(Items listed in a dataset)
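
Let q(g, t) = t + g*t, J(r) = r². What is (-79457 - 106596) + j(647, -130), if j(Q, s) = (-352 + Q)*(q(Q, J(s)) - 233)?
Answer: 3230349212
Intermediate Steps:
j(Q, s) = (-352 + Q)*(-233 + s²*(1 + Q)) (j(Q, s) = (-352 + Q)*(s²*(1 + Q) - 233) = (-352 + Q)*(-233 + s²*(1 + Q)))
(-79457 - 106596) + j(647, -130) = (-79457 - 106596) + (82016 - 233*647 - 352*(-130)²*(1 + 647) + 647*(-130)²*(1 + 647)) = -186053 + (82016 - 150751 - 352*16900*648 + 647*16900*648) = -186053 + (82016 - 150751 - 3854822400 + 7085426400) = -186053 + 3230535265 = 3230349212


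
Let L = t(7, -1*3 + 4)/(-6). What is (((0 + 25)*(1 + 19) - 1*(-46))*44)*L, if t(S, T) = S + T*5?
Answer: -48048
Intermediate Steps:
t(S, T) = S + 5*T
L = -2 (L = (7 + 5*(-1*3 + 4))/(-6) = (7 + 5*(-3 + 4))*(-⅙) = (7 + 5*1)*(-⅙) = (7 + 5)*(-⅙) = 12*(-⅙) = -2)
(((0 + 25)*(1 + 19) - 1*(-46))*44)*L = (((0 + 25)*(1 + 19) - 1*(-46))*44)*(-2) = ((25*20 + 46)*44)*(-2) = ((500 + 46)*44)*(-2) = (546*44)*(-2) = 24024*(-2) = -48048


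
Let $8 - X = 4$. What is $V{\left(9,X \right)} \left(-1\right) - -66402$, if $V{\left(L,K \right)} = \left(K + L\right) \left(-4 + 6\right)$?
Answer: $66376$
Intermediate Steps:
$X = 4$ ($X = 8 - 4 = 4$)
$V{\left(L,K \right)} = 2 K + 2 L$ ($V{\left(L,K \right)} = \left(K + L\right) 2 = 2 K + 2 L$)
$V{\left(9,X \right)} \left(-1\right) - -66402 = \left(2 \cdot 4 + 2 \cdot 9\right) \left(-1\right) - -66402 = \left(8 + 18\right) \left(-1\right) + 66402 = 26 \left(-1\right) + 66402 = -26 + 66402 = 66376$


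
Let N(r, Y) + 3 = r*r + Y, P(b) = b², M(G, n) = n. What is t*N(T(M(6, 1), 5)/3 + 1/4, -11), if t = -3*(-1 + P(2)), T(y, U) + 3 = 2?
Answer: 2015/16 ≈ 125.94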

## What is expected
Reproduce only those lines of the entries above that run from the line with "Let L = t(7, -1*3" to the final line.

## Answer below
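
Let L = t(7, -1*3 + 4)/(-6). What is (((0 + 25)*(1 + 19) - 1*(-46))*44)*L, if t(S, T) = S + T*5?
Answer: -48048
Intermediate Steps:
t(S, T) = S + 5*T
L = -2 (L = (7 + 5*(-1*3 + 4))/(-6) = (7 + 5*(-3 + 4))*(-⅙) = (7 + 5*1)*(-⅙) = (7 + 5)*(-⅙) = 12*(-⅙) = -2)
(((0 + 25)*(1 + 19) - 1*(-46))*44)*L = (((0 + 25)*(1 + 19) - 1*(-46))*44)*(-2) = ((25*20 + 46)*44)*(-2) = ((500 + 46)*44)*(-2) = (546*44)*(-2) = 24024*(-2) = -48048


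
Let $8 - X = 4$. What is $V{\left(9,X \right)} \left(-1\right) - -66402$, if $V{\left(L,K \right)} = \left(K + L\right) \left(-4 + 6\right)$?
Answer: $66376$
Intermediate Steps:
$X = 4$ ($X = 8 - 4 = 4$)
$V{\left(L,K \right)} = 2 K + 2 L$ ($V{\left(L,K \right)} = \left(K + L\right) 2 = 2 K + 2 L$)
$V{\left(9,X \right)} \left(-1\right) - -66402 = \left(2 \cdot 4 + 2 \cdot 9\right) \left(-1\right) - -66402 = \left(8 + 18\right) \left(-1\right) + 66402 = 26 \left(-1\right) + 66402 = -26 + 66402 = 66376$


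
Let N(r, Y) + 3 = r*r + Y, P(b) = b², M(G, n) = n. What is t*N(T(M(6, 1), 5)/3 + 1/4, -11), if t = -3*(-1 + P(2)), T(y, U) + 3 = 2?
Answer: 2015/16 ≈ 125.94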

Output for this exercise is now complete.